#### Exercise
Give again, word for word, each line from the top of the listing through the line that holds "Mori def. Ferri".

════════

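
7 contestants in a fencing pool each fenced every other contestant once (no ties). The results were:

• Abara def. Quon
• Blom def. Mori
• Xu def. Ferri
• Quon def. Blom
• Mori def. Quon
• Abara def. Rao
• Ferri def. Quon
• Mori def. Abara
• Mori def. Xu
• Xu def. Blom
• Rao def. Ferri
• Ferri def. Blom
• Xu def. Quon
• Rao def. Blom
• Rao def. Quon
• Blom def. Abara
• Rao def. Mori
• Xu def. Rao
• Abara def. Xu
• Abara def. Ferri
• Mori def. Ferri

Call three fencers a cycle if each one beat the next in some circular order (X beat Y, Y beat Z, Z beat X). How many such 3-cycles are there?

9

Win totals: Blom 2, Mori 4, Xu 4, Abara 4, Quon 1, Rao 4, Ferri 2.
A fencer with w wins dominates both others in C(w,2) triples; summing gives 1 + 6 + 6 + 6 + 0 + 6 + 1 = 26 transitive triples.
Total triples C(7,3) = 35, so cyclic triples = 35 − 26 = 9.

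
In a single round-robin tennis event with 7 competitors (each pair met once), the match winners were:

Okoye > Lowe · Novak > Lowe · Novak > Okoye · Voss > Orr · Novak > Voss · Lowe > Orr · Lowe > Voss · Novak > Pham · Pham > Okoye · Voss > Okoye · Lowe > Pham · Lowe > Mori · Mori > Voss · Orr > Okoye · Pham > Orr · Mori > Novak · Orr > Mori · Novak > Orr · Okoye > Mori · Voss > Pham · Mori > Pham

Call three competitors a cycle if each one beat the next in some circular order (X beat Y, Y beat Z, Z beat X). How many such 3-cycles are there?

Win totals: Orr 2, Voss 3, Lowe 4, Pham 2, Novak 5, Okoye 2, Mori 3.
A competitor with w wins dominates both others in C(w,2) triples; summing gives 1 + 3 + 6 + 1 + 10 + 1 + 3 = 25 transitive triples.
Total triples C(7,3) = 35, so cyclic triples = 35 − 25 = 10.

10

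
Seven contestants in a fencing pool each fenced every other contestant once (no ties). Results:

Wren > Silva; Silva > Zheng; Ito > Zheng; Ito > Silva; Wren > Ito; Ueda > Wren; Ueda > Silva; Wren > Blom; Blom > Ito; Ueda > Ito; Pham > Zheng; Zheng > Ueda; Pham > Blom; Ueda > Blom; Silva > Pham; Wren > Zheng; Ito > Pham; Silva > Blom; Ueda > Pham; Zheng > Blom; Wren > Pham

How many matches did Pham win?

Pham's results: beat Blom, Zheng; lost to Ueda, Silva, Ito, Wren.
That is 2 wins.

2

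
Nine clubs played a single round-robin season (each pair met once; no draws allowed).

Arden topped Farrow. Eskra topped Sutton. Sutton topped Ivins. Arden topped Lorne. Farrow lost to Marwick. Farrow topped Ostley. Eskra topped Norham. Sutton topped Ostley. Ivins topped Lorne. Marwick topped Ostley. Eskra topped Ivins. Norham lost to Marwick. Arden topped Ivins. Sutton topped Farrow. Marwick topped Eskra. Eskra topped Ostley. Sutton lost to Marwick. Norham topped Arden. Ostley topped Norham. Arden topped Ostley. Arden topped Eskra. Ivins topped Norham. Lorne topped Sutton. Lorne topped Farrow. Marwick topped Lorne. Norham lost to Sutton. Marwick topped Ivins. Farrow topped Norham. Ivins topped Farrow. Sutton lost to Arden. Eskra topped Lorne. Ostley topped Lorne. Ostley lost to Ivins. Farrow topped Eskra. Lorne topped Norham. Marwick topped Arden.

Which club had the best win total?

Marwick

Win totals: Norham 1, Marwick 8, Sutton 4, Ostley 2, Eskra 5, Arden 6, Ivins 4, Lorne 3, Farrow 3.
Marwick leads with 8 wins (next highest: 6).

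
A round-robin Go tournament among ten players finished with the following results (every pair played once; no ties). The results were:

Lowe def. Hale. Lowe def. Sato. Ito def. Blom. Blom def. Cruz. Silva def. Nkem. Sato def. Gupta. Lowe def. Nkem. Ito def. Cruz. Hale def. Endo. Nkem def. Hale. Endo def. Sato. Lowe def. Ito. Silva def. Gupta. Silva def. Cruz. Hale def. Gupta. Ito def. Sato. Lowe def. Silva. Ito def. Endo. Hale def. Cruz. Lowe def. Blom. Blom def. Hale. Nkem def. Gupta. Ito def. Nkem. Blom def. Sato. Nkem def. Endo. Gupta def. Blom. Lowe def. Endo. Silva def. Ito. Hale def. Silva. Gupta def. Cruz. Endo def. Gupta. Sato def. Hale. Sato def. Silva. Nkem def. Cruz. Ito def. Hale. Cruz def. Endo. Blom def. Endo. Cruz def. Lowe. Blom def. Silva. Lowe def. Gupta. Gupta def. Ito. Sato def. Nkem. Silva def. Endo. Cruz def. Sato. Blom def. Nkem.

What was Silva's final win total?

Silva's results: beat Gupta, Cruz, Nkem, Ito, Endo; lost to Blom, Sato, Lowe, Hale.
That is 5 wins.

5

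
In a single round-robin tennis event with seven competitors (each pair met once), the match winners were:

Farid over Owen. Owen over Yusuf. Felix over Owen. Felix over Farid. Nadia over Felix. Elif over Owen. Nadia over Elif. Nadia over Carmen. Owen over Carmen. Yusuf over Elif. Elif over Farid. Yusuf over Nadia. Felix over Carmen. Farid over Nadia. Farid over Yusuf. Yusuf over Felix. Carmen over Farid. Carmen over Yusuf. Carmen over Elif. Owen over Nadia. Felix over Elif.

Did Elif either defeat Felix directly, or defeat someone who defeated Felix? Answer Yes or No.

Elif did not beat Felix directly.
Elif beat Farid, Owen, but each of them lost to Felix. No two-step path.

No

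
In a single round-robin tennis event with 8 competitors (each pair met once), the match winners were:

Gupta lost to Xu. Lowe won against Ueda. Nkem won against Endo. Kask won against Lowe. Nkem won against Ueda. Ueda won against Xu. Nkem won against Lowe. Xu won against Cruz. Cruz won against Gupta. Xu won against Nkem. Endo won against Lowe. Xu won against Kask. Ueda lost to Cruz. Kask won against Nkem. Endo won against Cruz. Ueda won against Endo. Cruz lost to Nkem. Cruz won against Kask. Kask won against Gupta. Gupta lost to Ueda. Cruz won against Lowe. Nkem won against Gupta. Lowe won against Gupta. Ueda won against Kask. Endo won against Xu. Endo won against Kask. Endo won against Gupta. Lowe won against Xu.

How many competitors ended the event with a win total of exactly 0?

1

Win totals: Xu 4, Cruz 4, Endo 5, Lowe 3, Gupta 0, Nkem 5, Ueda 4, Kask 3.
Exactly 0: Gupta — 1 competitor.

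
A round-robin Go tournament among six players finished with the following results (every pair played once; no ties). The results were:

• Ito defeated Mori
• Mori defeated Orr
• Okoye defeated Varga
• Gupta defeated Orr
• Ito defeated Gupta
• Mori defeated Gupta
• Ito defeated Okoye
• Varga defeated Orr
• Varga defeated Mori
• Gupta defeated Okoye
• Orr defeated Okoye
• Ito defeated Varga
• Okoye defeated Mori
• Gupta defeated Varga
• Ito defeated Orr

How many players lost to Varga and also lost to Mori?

1

Varga beat: Mori, Orr.
Mori beat: Gupta, Orr.
Both beat: Orr — 1.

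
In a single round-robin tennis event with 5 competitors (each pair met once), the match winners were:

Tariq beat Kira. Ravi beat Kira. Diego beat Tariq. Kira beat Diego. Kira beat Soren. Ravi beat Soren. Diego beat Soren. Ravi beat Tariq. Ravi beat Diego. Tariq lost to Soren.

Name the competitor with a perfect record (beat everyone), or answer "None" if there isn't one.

Ravi has 4 wins out of 4 opponents — a perfect record.

Ravi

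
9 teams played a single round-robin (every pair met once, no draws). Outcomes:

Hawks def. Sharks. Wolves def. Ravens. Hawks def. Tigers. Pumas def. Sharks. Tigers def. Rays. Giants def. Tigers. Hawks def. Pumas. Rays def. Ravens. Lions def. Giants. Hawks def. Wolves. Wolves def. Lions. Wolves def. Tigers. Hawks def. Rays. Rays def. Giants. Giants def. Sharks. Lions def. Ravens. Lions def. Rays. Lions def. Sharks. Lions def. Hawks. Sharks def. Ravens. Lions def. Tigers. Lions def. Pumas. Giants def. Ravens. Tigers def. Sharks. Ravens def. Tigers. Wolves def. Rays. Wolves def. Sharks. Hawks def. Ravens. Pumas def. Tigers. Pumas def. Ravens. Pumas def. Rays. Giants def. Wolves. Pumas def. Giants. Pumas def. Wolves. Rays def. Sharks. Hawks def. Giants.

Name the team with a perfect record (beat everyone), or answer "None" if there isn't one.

Highest win total is Lions with 7 (out of 8 possible).
Lions lost to Wolves, so no team went undefeated.

None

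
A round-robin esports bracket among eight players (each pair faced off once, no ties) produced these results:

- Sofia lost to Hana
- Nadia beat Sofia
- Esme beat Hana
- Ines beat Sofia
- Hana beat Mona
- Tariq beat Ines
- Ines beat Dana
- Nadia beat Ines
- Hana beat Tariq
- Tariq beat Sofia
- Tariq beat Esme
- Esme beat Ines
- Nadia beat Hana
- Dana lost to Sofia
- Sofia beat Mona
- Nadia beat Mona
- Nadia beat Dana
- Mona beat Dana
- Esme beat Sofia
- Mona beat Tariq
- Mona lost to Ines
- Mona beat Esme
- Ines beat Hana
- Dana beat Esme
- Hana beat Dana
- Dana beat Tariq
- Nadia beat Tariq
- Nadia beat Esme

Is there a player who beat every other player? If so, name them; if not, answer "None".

Nadia has 7 wins out of 7 opponents — a perfect record.

Nadia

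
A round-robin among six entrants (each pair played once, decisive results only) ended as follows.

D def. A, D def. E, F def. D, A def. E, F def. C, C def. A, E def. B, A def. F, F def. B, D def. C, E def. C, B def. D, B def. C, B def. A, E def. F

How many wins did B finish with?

3

B's results: beat A, C, D; lost to E, F.
That is 3 wins.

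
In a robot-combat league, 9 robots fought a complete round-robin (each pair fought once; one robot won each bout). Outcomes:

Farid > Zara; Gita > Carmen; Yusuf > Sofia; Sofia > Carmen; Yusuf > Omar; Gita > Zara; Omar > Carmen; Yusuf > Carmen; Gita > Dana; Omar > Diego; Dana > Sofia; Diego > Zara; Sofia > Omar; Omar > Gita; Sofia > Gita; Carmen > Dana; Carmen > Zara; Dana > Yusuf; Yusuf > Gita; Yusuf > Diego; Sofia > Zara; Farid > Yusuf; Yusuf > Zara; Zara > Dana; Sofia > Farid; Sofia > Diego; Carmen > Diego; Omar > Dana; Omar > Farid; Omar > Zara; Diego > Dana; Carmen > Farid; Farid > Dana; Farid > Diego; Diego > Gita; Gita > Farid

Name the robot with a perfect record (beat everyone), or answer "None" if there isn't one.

None

Highest win total is Yusuf with 6 (out of 8 possible).
Yusuf lost to Dana, Farid, so no robot went undefeated.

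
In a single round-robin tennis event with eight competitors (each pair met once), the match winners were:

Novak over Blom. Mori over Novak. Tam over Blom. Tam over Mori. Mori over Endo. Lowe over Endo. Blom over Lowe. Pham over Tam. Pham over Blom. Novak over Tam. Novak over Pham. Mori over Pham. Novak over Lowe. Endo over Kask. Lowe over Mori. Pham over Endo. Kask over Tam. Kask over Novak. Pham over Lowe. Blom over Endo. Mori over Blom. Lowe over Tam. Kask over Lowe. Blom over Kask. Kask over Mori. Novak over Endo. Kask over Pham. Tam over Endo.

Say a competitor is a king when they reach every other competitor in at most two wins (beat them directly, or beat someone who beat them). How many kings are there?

Mori reaches everyone (king).
Pham cannot reach Novak in two steps.
Endo cannot reach Blom in two steps.
Blom reaches everyone (king).
Novak reaches everyone (king).
Lowe reaches everyone (king).
Kask reaches everyone (king).
Tam reaches everyone (king).
Kings: Mori, Blom, Novak, Lowe, Kask, Tam — 6.

6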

════════

#### Result of this task
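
7 contestants in a fencing pool each fenced every other contestant once (no ties). The results were:

• Abara def. Quon
• Blom def. Mori
• Xu def. Ferri
• Quon def. Blom
• Mori def. Quon
• Abara def. Rao
• Ferri def. Quon
• Mori def. Abara
• Mori def. Xu
• Xu def. Blom
• Rao def. Ferri
• Ferri def. Blom
• Xu def. Quon
• Rao def. Blom
• Rao def. Quon
• Blom def. Abara
• Rao def. Mori
• Xu def. Rao
• Abara def. Xu
• Abara def. Ferri
• Mori def. Ferri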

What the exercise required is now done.